··· Data supplied ···

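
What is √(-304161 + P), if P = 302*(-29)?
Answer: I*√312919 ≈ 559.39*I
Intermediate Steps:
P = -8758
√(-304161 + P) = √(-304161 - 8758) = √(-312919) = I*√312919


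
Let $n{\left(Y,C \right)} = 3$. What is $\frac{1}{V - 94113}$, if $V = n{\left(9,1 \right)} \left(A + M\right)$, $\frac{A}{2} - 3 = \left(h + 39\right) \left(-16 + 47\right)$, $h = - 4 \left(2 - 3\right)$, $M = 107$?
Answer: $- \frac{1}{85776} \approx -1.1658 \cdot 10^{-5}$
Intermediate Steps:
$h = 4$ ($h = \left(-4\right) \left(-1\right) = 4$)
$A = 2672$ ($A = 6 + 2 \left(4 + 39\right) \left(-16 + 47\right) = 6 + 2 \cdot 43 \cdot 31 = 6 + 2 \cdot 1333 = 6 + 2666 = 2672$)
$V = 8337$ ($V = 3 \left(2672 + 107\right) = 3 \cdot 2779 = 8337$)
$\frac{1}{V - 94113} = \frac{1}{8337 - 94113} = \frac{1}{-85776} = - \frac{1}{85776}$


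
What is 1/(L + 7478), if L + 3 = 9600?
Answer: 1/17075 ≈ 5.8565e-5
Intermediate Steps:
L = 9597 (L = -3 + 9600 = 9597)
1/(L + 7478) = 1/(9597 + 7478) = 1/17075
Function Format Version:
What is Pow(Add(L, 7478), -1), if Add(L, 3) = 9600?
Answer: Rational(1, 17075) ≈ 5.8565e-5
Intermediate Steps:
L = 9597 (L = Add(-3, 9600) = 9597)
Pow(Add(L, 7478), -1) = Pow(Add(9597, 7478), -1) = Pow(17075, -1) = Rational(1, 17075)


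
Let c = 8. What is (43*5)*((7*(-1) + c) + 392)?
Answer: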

···

> Task to complete
The lines in the records above that include the word "Answer" must be copied out.

> Result
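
Answer: I*√312919 ≈ 559.39*I
Answer: $- \frac{1}{85776} \approx -1.1658 \cdot 10^{-5}$
Answer: 1/17075 ≈ 5.8565e-5
Answer: Rational(1, 17075) ≈ 5.8565e-5
Answer: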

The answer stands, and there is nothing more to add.